WHAT THE TASK ASKS — Find the line containing "Chamber pressure = 22", then output it and every line after it through the end of the listing below, exactly as written.

RECORDS SUPPLIED —

[Start of section]

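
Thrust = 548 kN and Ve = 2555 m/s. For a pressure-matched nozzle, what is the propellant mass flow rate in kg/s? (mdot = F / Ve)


mdot = F / Ve = 548000 / 2555 = 214.5 kg/s

214.5 kg/s


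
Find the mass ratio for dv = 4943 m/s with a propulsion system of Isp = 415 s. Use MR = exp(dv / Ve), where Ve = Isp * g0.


Ve = 415 * 9.81 = 4071.15 m/s
MR = exp(4943 / 4071.15) = 3.367

3.367


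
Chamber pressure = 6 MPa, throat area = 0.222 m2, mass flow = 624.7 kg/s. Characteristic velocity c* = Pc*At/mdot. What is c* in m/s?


c* = 6e6 * 0.222 / 624.7 = 2132 m/s

2132 m/s


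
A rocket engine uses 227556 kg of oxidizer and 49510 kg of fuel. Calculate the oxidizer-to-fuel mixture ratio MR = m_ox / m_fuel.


MR = 227556 / 49510 = 4.6

4.6


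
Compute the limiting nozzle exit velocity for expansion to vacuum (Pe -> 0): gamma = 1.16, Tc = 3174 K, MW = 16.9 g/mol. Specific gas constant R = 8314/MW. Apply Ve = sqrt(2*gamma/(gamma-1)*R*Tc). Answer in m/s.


R = 8314 / 16.9 = 491.95 J/(kg.K)
Ve = sqrt(2 * 1.16 / (1.16 - 1) * 491.95 * 3174) = 4758 m/s

4758 m/s


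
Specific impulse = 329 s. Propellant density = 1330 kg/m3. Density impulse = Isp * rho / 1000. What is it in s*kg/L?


rho*Isp = 329 * 1330 / 1000 = 438 s*kg/L

438 s*kg/L


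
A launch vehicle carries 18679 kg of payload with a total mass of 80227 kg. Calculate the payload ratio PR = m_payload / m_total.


PR = 18679 / 80227 = 0.2328

0.2328


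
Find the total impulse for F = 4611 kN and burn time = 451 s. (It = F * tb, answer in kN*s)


It = 4611 * 451 = 2079561 kN*s

2079561 kN*s


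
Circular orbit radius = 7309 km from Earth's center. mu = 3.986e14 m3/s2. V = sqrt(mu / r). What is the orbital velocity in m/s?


V = sqrt(3.986e14 / 7309000) = 7385 m/s

7385 m/s


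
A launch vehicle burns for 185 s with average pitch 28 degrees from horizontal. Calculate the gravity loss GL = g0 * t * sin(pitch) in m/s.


GL = 9.81 * 185 * sin(28 deg) = 852 m/s

852 m/s


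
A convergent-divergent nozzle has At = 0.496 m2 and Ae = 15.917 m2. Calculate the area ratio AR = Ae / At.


AR = 15.917 / 0.496 = 32.1

32.1


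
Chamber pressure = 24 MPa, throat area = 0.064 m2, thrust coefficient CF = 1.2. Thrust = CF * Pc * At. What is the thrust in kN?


F = 1.2 * 24e6 * 0.064 = 1.8432e+06 N = 1843.2 kN

1843.2 kN


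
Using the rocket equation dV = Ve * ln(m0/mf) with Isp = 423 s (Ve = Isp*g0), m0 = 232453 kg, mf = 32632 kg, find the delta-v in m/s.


Ve = 423 * 9.81 = 4149.63 m/s
dV = 4149.63 * ln(232453/32632) = 8147 m/s

8147 m/s


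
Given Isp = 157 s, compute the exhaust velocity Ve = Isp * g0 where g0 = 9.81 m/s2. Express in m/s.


Ve = Isp * g0 = 157 * 9.81 = 1540.2 m/s

1540.2 m/s


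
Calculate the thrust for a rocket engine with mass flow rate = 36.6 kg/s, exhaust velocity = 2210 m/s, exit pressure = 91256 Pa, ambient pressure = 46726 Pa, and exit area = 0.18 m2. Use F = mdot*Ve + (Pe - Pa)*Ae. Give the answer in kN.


F = 36.6 * 2210 + (91256 - 46726) * 0.18 = 88901.0 N = 88.9 kN

88.9 kN


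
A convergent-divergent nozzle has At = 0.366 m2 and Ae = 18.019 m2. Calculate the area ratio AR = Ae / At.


AR = 18.019 / 0.366 = 49.2

49.2


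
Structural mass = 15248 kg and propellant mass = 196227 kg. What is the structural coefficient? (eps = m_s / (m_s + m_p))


eps = 15248 / (15248 + 196227) = 0.0721

0.0721


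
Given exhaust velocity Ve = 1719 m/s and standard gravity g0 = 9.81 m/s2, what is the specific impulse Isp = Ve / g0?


Isp = Ve / g0 = 1719 / 9.81 = 175.2 s

175.2 s


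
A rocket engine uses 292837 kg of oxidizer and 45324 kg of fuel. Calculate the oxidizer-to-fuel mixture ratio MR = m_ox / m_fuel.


MR = 292837 / 45324 = 6.46

6.46


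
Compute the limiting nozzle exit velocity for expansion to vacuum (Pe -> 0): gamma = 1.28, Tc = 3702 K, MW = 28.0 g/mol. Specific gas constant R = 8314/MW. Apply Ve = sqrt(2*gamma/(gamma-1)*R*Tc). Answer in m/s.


R = 8314 / 28.0 = 296.93 J/(kg.K)
Ve = sqrt(2 * 1.28 / (1.28 - 1) * 296.93 * 3702) = 3170 m/s

3170 m/s


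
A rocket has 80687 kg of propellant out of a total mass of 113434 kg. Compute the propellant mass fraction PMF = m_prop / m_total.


PMF = 80687 / 113434 = 0.711

0.711


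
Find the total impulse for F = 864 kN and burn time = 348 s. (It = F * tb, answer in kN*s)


It = 864 * 348 = 300672 kN*s

300672 kN*s


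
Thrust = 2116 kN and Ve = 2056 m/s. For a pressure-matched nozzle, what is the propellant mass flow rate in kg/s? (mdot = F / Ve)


mdot = F / Ve = 2116000 / 2056 = 1029.2 kg/s

1029.2 kg/s


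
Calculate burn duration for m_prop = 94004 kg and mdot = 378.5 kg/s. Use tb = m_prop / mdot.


tb = 94004 / 378.5 = 248.4 s

248.4 s


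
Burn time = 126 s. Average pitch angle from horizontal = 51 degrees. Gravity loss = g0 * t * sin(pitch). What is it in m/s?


GL = 9.81 * 126 * sin(51 deg) = 961 m/s

961 m/s


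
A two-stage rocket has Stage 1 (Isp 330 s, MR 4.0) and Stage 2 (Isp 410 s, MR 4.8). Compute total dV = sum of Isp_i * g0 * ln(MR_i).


dV1 = 330 * 9.81 * ln(4.0) = 4487.9 m/s
dV2 = 410 * 9.81 * ln(4.8) = 6309.1 m/s
Total dV = 4487.9 + 6309.1 = 10797.0 m/s ~ 10797 m/s

10797 m/s


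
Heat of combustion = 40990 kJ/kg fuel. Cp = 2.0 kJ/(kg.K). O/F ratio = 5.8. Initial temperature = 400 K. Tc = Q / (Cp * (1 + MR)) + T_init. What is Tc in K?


Tc = 40990 / (2.0 * (1 + 5.8)) + 400 = 3414 K

3414 K


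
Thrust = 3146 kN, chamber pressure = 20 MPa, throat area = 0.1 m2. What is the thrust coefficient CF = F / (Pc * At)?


CF = 3146000 / (20e6 * 0.1) = 1.57

1.57


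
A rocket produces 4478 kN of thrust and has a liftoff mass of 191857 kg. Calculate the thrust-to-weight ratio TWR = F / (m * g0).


TWR = 4478000 / (191857 * 9.81) = 2.38

2.38


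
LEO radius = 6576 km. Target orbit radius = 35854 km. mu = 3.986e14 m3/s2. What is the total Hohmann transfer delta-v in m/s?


V1 = sqrt(mu/r1) = 7785.52 m/s
dV1 = V1*(sqrt(2*r2/(r1+r2)) - 1) = 2335.75 m/s
V2 = sqrt(mu/r2) = 3334.26 m/s
dV2 = V2*(1 - sqrt(2*r1/(r1+r2))) = 1477.92 m/s
Total dV = 3814 m/s

3814 m/s


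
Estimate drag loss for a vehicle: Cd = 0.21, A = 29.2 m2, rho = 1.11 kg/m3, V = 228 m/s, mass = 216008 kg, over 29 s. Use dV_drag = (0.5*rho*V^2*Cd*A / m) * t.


D = 0.5 * 1.11 * 228^2 * 0.21 * 29.2 = 176915.07 N
a = 176915.07 / 216008 = 0.819 m/s2
dV = 0.819 * 29 = 23.8 m/s

23.8 m/s


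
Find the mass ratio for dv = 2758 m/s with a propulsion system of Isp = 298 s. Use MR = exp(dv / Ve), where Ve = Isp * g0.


Ve = 298 * 9.81 = 2923.38 m/s
MR = exp(2758 / 2923.38) = 2.569

2.569


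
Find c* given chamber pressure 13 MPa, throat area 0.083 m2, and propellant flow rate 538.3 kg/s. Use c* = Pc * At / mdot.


c* = 13e6 * 0.083 / 538.3 = 2004 m/s

2004 m/s


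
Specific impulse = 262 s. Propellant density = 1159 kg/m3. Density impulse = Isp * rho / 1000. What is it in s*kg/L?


rho*Isp = 262 * 1159 / 1000 = 304 s*kg/L

304 s*kg/L


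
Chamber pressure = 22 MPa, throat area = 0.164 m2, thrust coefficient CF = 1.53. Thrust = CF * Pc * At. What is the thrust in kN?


F = 1.53 * 22e6 * 0.164 = 5.5202e+06 N = 5520.2 kN

5520.2 kN


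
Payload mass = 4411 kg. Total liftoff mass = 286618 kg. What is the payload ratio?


PR = 4411 / 286618 = 0.0154

0.0154


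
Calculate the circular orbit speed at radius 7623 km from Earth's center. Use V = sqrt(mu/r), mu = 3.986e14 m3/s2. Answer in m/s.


V = sqrt(3.986e14 / 7623000) = 7231 m/s

7231 m/s


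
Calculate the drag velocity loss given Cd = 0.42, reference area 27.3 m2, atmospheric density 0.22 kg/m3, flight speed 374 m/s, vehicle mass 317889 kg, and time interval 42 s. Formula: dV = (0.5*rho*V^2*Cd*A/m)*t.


D = 0.5 * 0.22 * 374^2 * 0.42 * 27.3 = 176420.0 N
a = 176420.0 / 317889 = 0.555 m/s2
dV = 0.555 * 42 = 23.3 m/s

23.3 m/s


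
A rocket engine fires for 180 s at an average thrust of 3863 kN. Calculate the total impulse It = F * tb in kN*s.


It = 3863 * 180 = 695340 kN*s

695340 kN*s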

[End of section]

SOLUTION —
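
Chamber pressure = 22 MPa, throat area = 0.164 m2, thrust coefficient CF = 1.53. Thrust = CF * Pc * At. What is the thrust in kN?


F = 1.53 * 22e6 * 0.164 = 5.5202e+06 N = 5520.2 kN

5520.2 kN


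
Payload mass = 4411 kg. Total liftoff mass = 286618 kg. What is the payload ratio?


PR = 4411 / 286618 = 0.0154

0.0154


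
Calculate the circular orbit speed at radius 7623 km from Earth's center. Use V = sqrt(mu/r), mu = 3.986e14 m3/s2. Answer in m/s.


V = sqrt(3.986e14 / 7623000) = 7231 m/s

7231 m/s


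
Calculate the drag velocity loss given Cd = 0.42, reference area 27.3 m2, atmospheric density 0.22 kg/m3, flight speed 374 m/s, vehicle mass 317889 kg, and time interval 42 s. Formula: dV = (0.5*rho*V^2*Cd*A/m)*t.


D = 0.5 * 0.22 * 374^2 * 0.42 * 27.3 = 176420.0 N
a = 176420.0 / 317889 = 0.555 m/s2
dV = 0.555 * 42 = 23.3 m/s

23.3 m/s


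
A rocket engine fires for 180 s at an average thrust of 3863 kN. Calculate the total impulse It = F * tb in kN*s.


It = 3863 * 180 = 695340 kN*s

695340 kN*s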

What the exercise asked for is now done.